*Prompt:* Two lines below mark the span: the one containing "add_point(-3.443, 2.991, 2.565)" and the one containing "add_point(8.13, 2.448, -9.816)". Set down both, plus every line between, exactly as they stand, and nothing else.

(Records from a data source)
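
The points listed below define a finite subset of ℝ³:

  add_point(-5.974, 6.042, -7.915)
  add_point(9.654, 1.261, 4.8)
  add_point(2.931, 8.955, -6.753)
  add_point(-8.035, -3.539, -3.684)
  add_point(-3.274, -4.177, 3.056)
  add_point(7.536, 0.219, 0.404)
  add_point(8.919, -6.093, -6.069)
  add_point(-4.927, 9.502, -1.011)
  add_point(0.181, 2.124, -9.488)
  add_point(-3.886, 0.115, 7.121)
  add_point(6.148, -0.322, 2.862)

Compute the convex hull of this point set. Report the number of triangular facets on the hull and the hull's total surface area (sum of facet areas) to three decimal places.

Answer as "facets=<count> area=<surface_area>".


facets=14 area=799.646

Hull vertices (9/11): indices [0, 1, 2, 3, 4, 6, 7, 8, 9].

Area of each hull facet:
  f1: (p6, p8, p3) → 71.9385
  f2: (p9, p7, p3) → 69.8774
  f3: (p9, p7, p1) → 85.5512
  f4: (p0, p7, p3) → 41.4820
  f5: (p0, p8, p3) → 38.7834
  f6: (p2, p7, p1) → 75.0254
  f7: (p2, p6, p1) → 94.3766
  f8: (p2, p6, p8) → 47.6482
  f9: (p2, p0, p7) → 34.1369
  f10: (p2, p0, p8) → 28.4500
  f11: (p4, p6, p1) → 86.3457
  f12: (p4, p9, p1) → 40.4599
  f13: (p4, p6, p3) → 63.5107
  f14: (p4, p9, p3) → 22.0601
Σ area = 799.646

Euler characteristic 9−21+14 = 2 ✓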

---

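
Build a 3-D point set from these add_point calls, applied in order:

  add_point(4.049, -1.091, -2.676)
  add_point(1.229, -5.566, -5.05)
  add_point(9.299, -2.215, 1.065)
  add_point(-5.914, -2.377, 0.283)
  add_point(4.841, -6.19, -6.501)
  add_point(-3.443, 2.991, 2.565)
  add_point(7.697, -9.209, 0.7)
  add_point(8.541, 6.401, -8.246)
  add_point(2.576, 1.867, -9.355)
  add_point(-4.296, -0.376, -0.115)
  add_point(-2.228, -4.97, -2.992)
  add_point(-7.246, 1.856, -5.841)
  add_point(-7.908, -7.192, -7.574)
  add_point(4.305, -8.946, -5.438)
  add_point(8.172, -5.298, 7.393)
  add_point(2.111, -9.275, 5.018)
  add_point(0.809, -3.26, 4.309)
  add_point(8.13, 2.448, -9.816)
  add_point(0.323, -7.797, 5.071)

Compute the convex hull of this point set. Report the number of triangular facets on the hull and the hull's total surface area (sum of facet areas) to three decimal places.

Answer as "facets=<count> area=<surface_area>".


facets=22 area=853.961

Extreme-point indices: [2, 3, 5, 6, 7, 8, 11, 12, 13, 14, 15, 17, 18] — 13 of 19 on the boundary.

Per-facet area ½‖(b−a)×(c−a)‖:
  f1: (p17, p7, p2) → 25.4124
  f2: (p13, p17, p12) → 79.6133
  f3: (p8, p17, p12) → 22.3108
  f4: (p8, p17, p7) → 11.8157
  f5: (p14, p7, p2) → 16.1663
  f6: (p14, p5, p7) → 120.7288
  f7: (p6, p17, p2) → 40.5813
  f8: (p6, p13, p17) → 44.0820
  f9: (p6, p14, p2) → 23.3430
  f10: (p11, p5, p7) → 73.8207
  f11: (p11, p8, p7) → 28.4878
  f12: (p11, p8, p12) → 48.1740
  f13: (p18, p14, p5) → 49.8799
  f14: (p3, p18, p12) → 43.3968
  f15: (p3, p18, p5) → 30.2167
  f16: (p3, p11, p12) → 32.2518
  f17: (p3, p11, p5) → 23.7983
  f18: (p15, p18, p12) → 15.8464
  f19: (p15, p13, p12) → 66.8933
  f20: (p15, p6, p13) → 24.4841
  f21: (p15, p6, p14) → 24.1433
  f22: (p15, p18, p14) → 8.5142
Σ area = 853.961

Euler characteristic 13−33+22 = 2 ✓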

*Response box:*
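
  add_point(-3.443, 2.991, 2.565)
  add_point(7.697, -9.209, 0.7)
  add_point(8.541, 6.401, -8.246)
  add_point(2.576, 1.867, -9.355)
  add_point(-4.296, -0.376, -0.115)
  add_point(-2.228, -4.97, -2.992)
  add_point(-7.246, 1.856, -5.841)
  add_point(-7.908, -7.192, -7.574)
  add_point(4.305, -8.946, -5.438)
  add_point(8.172, -5.298, 7.393)
  add_point(2.111, -9.275, 5.018)
  add_point(0.809, -3.26, 4.309)
  add_point(8.13, 2.448, -9.816)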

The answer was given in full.